SUPPLIED ENTRIES:
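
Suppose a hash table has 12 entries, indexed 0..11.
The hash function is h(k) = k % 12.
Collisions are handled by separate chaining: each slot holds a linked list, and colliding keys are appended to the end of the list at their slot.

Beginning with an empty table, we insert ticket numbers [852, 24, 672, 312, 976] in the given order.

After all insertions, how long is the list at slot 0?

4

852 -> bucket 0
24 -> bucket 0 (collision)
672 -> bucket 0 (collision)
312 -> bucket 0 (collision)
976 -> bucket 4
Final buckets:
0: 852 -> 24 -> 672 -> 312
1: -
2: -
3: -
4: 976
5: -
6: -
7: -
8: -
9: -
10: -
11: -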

...

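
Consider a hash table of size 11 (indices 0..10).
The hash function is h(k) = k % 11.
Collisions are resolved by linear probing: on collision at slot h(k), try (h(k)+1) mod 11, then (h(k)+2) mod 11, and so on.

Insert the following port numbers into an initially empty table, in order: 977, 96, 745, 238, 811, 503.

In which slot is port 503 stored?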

---

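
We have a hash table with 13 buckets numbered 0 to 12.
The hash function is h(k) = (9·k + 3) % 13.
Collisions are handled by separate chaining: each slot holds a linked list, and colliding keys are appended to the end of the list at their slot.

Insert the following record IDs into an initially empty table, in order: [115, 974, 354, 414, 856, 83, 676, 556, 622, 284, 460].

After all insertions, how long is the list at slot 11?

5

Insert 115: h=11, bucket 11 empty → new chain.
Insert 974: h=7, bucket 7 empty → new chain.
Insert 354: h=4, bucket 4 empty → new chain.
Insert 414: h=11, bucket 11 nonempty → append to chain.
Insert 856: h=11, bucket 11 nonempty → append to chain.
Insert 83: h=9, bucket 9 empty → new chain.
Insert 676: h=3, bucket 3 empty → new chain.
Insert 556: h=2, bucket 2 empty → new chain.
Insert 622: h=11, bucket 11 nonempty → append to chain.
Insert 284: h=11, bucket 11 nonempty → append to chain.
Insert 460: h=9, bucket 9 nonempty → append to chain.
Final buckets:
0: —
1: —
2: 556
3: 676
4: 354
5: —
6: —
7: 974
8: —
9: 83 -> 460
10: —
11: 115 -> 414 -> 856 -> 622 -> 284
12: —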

TASK: Go to the line in the material above that contains "Suppose a hash" and copy exactly from there through the line that contains "Beginning with an", stopping after it.

COMPLETED EXERCISE:
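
Suppose a hash table has 12 entries, indexed 0..11.
The hash function is h(k) = k % 12.
Collisions are handled by separate chaining: each slot holds a linked list, and colliding keys are appended to the end of the list at their slot.

Beginning with an empty table, we insert ticket numbers [852, 24, 672, 312, 976] in the given order.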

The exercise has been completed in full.